= Beginning of Section =
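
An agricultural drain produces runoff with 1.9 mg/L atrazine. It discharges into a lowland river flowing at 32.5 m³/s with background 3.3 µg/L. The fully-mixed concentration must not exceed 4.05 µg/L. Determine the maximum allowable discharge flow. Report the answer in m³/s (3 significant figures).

0.0129 m³/s

3.3 µg/L = 0.0033 mg/L.
4.05 µg/L = 0.00405 mg/L.
Mass balance at complete mixing: C_std·(Q_w + Q_r) = Q_w·C_e + Q_r·C_b.
Rearranging, Q_w = Q_r·(C_std − C_b)/(C_e − C_std) = 32.5·(0.00405 − 0.0033) / (1.9 − 0.00405) = 0.01286 m³/s.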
= End of Section =
PROBLEM REQUIREMENTS:
The records above are to be given again in full, word for word.

ANSWER TO THIS EXERCISE:
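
An agricultural drain produces runoff with 1.9 mg/L atrazine. It discharges into a lowland river flowing at 32.5 m³/s with background 3.3 µg/L. The fully-mixed concentration must not exceed 4.05 µg/L. Determine the maximum allowable discharge flow. Report the answer in m³/s (3 significant figures).

0.0129 m³/s

3.3 µg/L = 0.0033 mg/L.
4.05 µg/L = 0.00405 mg/L.
Mass balance at complete mixing: C_std·(Q_w + Q_r) = Q_w·C_e + Q_r·C_b.
Rearranging, Q_w = Q_r·(C_std − C_b)/(C_e − C_std) = 32.5·(0.00405 − 0.0033) / (1.9 − 0.00405) = 0.01286 m³/s.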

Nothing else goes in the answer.